[Dataset entries]
_ _ _ _

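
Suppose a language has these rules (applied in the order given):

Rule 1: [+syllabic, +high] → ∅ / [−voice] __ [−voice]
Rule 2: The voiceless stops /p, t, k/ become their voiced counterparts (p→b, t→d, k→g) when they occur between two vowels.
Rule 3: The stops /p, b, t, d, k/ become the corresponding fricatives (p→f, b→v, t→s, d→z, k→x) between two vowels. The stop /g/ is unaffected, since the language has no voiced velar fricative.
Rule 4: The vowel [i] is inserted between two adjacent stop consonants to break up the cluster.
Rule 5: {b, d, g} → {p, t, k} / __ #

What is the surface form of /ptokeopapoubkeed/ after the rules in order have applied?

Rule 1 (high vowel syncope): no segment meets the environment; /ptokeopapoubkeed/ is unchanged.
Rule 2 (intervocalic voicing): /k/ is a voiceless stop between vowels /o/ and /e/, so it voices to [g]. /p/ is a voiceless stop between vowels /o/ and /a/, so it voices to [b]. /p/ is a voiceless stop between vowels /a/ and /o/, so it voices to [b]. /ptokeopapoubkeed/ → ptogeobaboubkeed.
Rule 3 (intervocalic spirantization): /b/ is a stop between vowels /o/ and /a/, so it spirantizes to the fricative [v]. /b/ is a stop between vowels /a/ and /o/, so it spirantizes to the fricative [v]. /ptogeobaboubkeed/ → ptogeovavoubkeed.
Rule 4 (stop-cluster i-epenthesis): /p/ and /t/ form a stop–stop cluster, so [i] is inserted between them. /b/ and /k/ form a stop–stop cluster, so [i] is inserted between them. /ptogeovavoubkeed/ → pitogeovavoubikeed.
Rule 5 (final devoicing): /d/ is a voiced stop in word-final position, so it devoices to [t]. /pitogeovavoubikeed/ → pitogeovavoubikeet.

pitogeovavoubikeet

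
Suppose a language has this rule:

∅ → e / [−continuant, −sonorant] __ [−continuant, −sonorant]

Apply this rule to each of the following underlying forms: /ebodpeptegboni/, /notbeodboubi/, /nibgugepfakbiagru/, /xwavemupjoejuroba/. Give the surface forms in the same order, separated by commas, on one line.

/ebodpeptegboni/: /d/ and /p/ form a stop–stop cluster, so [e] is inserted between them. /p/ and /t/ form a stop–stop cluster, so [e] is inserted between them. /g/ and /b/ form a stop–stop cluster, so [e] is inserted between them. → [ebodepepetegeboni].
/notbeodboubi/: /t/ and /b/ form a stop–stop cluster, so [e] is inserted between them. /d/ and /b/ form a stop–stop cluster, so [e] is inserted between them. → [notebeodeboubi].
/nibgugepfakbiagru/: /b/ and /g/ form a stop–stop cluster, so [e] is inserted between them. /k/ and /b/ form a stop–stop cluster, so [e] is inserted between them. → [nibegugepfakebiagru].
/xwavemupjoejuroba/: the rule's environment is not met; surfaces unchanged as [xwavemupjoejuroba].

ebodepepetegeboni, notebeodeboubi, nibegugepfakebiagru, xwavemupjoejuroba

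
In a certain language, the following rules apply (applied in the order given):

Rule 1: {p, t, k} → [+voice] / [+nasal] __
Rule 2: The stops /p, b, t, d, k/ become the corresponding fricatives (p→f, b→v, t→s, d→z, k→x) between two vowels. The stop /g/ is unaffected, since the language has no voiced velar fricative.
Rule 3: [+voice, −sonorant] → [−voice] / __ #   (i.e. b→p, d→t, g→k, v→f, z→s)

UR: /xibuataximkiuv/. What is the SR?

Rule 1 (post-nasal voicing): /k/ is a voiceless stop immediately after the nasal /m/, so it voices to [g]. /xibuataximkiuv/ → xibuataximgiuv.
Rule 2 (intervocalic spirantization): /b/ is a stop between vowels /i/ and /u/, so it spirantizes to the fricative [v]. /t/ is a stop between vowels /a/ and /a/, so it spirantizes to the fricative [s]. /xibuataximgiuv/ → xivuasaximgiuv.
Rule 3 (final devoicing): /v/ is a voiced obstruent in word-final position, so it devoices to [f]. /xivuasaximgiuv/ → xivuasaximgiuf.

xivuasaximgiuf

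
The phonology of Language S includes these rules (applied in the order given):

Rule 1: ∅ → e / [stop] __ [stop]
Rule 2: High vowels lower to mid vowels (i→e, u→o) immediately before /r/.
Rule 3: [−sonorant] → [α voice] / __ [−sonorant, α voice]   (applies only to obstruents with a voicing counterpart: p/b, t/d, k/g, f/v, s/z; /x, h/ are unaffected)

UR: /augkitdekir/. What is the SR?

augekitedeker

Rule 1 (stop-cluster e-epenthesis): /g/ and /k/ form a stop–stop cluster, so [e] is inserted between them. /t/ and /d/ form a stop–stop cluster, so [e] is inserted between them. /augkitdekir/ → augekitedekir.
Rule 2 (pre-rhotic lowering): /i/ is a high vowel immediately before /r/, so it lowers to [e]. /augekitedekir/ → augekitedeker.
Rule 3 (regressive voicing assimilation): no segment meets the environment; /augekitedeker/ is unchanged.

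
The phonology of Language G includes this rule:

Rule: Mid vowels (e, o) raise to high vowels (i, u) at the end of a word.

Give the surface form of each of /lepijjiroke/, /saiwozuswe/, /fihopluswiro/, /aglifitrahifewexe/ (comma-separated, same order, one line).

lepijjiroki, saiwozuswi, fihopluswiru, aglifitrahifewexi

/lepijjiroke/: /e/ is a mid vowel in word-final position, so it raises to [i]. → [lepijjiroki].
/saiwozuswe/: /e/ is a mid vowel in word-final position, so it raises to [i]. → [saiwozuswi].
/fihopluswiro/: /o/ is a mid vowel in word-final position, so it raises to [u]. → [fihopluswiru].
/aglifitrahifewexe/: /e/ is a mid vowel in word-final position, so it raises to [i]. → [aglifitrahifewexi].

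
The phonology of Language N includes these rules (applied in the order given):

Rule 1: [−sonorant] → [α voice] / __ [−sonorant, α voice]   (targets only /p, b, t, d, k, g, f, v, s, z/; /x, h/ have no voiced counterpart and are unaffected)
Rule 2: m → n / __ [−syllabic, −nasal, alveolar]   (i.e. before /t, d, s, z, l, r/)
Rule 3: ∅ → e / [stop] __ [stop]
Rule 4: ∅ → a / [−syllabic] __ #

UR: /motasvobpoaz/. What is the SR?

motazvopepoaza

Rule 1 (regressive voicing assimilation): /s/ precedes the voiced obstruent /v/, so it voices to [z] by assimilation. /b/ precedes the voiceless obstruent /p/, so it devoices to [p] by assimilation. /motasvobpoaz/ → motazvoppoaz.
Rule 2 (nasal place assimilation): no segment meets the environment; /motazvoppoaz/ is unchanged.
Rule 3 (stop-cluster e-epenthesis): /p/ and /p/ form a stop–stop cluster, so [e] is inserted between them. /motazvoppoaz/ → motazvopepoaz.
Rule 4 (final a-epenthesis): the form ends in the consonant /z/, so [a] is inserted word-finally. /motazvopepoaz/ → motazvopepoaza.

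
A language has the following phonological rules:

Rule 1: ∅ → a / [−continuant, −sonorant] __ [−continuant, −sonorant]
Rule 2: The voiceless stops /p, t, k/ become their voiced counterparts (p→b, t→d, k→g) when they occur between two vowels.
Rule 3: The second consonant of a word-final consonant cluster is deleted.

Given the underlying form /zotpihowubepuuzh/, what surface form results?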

_ _ _ _

Lines with the word "includes" in them are the answer; report each one from the data.

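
The phonology of Language S includes these rules (applied in the order given):
The phonology of Language G includes this rule:
The phonology of Language N includes these rules (applied in the order given):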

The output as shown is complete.